Top of Source records
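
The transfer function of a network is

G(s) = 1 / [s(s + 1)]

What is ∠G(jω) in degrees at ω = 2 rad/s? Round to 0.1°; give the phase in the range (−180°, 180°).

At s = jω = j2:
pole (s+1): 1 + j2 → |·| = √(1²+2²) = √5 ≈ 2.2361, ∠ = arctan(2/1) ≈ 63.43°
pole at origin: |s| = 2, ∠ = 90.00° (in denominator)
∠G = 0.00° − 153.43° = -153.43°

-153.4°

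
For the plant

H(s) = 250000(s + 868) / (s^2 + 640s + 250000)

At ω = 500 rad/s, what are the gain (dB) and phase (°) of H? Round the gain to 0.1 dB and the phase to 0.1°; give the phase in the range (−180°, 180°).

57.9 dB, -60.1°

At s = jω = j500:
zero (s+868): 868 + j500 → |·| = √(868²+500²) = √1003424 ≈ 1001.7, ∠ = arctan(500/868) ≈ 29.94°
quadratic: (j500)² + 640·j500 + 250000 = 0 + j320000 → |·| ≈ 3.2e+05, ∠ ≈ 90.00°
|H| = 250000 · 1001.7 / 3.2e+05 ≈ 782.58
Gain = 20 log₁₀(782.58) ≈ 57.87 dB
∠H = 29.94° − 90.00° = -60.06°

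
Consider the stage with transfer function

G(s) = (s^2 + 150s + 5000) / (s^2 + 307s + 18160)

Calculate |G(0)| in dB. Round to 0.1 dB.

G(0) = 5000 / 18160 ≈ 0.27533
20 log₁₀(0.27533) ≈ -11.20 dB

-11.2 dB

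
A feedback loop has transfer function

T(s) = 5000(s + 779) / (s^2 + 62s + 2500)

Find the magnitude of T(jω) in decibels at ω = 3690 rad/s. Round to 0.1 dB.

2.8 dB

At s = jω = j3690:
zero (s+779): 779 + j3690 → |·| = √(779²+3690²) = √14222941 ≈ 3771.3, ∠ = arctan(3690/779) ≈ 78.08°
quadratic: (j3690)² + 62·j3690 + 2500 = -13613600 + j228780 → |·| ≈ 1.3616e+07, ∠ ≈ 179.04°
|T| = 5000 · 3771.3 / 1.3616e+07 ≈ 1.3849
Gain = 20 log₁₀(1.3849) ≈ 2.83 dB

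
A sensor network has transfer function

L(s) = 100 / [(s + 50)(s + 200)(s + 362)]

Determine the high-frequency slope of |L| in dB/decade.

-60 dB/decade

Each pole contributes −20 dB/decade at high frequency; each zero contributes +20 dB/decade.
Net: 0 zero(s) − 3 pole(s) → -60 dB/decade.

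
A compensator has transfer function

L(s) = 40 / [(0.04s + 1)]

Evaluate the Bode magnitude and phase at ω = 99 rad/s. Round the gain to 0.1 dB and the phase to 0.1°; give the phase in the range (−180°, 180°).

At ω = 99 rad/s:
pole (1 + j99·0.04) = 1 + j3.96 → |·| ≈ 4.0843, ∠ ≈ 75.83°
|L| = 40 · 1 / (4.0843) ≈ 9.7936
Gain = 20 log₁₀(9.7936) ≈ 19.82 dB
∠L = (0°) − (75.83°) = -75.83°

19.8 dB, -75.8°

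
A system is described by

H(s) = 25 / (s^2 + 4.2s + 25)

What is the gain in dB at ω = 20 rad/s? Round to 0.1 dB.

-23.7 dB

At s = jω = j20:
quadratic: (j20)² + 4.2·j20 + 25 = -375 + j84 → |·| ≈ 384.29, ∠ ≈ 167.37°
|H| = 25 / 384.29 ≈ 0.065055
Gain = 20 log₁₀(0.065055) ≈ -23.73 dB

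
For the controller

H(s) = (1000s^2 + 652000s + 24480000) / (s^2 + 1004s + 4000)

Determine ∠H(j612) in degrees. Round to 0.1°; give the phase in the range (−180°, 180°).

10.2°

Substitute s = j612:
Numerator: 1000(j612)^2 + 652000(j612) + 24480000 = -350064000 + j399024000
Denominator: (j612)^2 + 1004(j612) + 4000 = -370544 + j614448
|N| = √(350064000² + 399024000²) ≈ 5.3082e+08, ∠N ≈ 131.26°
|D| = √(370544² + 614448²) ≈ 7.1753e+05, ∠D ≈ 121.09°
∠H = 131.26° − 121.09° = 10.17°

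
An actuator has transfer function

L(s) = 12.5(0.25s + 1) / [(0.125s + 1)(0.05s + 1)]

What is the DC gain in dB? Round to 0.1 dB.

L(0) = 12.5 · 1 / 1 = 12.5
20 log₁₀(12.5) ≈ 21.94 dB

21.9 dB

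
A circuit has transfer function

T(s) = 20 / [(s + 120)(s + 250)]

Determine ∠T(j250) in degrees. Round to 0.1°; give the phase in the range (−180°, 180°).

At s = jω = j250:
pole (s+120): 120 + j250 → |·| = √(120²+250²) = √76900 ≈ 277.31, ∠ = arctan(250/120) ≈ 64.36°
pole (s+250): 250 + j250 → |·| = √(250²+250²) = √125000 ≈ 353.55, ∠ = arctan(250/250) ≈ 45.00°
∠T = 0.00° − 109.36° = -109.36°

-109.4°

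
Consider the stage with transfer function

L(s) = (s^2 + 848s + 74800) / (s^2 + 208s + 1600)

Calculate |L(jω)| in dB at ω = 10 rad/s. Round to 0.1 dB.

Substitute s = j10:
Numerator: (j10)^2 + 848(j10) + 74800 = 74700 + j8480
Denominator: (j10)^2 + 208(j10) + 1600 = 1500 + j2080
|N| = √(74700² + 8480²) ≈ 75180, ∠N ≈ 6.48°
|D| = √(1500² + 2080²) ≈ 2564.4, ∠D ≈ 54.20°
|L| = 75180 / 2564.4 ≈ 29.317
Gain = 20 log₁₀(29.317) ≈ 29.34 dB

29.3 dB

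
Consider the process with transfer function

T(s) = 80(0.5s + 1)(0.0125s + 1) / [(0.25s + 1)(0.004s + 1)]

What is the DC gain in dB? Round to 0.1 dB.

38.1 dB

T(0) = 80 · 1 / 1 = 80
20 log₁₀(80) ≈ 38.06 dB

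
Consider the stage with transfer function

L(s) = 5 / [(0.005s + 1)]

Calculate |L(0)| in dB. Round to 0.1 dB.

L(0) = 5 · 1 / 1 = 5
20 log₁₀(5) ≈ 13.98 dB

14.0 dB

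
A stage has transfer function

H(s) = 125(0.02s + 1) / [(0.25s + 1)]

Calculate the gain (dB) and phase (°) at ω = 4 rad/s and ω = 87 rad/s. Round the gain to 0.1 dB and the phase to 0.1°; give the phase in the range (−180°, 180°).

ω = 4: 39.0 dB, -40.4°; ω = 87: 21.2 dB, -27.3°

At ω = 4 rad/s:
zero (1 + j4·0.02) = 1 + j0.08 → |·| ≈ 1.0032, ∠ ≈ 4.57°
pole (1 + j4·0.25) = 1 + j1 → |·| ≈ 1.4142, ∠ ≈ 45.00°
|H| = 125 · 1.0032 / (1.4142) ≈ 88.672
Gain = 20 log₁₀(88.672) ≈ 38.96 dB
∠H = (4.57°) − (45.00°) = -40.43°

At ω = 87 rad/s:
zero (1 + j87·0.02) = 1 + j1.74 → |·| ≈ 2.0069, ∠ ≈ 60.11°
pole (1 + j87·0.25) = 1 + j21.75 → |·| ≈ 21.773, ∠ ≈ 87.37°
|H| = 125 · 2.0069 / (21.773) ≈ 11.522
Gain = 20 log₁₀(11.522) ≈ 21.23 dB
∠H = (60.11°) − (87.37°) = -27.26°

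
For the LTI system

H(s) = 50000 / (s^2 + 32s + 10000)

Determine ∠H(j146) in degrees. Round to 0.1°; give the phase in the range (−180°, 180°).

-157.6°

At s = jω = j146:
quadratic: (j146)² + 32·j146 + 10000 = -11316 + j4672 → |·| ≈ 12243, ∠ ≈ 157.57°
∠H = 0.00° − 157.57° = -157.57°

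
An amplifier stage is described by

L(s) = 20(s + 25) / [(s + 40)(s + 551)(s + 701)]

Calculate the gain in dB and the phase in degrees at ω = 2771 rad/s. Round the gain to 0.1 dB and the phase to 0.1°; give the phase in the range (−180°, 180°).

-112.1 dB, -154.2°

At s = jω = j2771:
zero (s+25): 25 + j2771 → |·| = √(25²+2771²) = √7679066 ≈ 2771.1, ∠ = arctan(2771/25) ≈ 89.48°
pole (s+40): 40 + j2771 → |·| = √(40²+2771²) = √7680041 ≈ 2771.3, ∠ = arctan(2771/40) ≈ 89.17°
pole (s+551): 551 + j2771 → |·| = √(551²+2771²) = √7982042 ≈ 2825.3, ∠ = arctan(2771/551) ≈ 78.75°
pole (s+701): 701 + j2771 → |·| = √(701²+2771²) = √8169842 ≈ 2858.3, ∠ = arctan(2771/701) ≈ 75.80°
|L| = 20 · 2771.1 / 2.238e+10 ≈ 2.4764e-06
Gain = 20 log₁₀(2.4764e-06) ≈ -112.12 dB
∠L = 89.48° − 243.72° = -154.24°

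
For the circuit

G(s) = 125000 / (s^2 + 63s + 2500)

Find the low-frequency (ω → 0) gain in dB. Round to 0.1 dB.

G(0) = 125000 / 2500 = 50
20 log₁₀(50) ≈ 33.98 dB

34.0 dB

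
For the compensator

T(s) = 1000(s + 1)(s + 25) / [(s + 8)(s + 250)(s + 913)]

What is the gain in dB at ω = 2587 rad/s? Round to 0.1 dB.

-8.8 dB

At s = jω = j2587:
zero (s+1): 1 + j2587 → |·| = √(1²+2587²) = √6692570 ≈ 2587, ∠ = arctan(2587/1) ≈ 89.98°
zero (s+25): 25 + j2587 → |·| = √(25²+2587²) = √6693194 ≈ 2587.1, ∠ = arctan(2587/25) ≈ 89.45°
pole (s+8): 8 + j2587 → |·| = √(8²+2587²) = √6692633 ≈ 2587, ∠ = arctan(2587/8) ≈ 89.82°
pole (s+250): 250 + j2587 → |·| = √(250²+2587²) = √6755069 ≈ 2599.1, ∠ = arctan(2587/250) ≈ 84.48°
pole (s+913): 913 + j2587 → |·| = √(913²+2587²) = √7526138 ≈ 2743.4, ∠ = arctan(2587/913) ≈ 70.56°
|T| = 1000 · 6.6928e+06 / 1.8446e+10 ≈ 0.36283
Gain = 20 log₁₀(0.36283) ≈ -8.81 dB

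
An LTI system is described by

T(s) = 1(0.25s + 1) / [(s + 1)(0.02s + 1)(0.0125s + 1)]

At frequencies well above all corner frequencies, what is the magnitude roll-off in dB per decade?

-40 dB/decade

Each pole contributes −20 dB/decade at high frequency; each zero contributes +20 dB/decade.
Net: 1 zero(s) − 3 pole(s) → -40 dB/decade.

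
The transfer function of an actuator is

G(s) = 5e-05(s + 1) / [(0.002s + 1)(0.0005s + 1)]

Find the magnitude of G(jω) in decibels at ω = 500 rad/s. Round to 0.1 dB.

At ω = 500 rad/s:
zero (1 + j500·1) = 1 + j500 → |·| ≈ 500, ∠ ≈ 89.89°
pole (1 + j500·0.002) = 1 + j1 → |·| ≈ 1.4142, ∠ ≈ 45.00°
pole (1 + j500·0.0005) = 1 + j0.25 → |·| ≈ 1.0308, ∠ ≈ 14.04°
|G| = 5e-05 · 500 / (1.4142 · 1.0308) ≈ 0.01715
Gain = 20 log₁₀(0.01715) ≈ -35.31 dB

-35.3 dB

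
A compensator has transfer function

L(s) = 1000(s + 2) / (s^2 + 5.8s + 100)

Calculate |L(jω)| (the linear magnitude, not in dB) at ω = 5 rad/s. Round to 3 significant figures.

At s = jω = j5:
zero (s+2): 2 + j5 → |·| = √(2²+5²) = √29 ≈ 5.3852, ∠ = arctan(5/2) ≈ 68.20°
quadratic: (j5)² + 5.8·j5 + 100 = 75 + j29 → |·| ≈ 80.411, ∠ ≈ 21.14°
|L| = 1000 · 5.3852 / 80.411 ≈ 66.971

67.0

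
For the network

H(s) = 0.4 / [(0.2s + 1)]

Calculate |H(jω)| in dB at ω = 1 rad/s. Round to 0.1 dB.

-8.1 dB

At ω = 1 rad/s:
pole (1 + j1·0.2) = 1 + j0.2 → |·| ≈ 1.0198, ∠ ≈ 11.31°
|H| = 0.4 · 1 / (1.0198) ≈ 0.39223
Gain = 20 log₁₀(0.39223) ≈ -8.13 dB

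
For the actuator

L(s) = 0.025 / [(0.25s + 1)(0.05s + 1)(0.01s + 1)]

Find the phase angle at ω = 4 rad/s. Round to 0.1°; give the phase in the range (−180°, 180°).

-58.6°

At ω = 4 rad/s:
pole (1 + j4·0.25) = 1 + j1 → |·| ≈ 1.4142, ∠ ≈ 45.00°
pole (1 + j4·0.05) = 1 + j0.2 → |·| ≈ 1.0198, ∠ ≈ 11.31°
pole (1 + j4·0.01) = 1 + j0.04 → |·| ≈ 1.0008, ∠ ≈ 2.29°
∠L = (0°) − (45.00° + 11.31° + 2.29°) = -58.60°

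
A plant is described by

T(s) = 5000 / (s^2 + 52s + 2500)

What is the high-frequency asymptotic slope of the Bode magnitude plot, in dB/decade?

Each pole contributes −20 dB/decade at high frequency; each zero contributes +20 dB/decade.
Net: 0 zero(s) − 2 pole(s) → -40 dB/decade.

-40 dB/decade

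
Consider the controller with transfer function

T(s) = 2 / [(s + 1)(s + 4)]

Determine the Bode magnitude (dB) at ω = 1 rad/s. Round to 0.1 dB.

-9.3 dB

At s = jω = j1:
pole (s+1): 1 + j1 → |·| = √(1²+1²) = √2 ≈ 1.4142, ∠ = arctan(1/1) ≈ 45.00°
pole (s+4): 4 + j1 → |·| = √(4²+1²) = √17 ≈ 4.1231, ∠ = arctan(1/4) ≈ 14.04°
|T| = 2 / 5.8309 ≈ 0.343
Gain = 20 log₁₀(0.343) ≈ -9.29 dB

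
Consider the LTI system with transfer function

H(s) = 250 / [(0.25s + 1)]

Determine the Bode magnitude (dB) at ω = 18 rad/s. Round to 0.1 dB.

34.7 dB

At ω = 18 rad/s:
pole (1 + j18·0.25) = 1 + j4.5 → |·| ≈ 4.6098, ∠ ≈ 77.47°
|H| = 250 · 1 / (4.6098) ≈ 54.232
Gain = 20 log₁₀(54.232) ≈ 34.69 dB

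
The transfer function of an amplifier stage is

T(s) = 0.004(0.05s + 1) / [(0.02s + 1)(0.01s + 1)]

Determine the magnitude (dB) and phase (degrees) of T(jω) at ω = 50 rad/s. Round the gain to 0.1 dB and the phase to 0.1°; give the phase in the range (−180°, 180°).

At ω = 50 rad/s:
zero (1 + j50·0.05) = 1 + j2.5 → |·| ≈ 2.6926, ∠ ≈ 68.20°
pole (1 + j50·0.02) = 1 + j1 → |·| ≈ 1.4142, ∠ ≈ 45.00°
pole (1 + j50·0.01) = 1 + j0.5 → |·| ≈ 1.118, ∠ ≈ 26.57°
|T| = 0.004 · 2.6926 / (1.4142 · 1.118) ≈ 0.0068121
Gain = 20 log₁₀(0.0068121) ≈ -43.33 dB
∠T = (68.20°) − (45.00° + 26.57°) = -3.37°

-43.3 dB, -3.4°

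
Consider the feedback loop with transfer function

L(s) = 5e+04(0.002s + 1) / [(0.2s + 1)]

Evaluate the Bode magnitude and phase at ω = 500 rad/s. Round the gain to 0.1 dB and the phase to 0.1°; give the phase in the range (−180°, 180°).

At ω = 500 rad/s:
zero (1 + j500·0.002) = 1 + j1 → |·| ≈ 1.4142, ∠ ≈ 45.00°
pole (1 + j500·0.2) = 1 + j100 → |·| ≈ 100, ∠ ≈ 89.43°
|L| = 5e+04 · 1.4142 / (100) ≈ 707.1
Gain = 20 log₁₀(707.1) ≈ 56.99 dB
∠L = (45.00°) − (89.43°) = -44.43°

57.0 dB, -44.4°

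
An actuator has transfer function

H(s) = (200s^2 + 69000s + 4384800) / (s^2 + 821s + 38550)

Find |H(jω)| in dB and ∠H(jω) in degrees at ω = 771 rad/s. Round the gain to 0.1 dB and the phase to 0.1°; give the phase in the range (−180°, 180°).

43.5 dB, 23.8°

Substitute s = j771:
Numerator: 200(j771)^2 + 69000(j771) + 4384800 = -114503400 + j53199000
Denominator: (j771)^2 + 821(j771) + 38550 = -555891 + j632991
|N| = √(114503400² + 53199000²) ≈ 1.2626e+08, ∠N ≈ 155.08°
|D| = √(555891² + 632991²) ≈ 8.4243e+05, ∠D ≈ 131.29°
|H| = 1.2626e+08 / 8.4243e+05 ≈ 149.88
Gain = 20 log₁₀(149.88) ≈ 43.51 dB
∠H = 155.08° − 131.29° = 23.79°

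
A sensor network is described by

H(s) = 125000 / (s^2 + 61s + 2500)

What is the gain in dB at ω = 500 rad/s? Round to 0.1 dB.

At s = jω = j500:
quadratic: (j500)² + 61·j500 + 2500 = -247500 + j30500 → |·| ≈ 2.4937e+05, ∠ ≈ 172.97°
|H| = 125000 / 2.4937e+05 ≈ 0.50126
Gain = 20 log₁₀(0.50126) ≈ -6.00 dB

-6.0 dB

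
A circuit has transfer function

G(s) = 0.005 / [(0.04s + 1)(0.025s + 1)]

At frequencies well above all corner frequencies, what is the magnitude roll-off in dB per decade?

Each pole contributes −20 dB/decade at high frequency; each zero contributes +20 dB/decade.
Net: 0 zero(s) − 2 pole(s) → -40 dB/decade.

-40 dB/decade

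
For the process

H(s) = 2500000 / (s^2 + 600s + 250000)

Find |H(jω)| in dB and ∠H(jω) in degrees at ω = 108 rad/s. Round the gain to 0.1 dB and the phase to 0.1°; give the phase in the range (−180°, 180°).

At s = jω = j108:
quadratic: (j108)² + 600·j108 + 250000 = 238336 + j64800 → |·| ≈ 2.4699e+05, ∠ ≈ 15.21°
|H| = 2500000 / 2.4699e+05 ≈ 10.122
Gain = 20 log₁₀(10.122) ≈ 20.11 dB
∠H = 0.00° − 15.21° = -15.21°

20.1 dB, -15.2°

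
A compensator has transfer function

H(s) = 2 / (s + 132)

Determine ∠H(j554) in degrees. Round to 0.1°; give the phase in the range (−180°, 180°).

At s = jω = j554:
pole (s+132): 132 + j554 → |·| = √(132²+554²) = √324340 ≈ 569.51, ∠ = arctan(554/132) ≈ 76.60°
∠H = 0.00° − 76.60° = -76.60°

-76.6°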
Bottom of Source records
Begin with the top line of the material and go as far as the line with "H(s) = 250000(s". Set down those lines exactly, both ends included, and nothing more.

== Your solution ==
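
The transfer function of a network is

G(s) = 1 / [s(s + 1)]

What is ∠G(jω) in degrees at ω = 2 rad/s? Round to 0.1°; give the phase in the range (−180°, 180°).

At s = jω = j2:
pole (s+1): 1 + j2 → |·| = √(1²+2²) = √5 ≈ 2.2361, ∠ = arctan(2/1) ≈ 63.43°
pole at origin: |s| = 2, ∠ = 90.00° (in denominator)
∠G = 0.00° − 153.43° = -153.43°

-153.4°

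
For the plant

H(s) = 250000(s + 868) / (s^2 + 640s + 250000)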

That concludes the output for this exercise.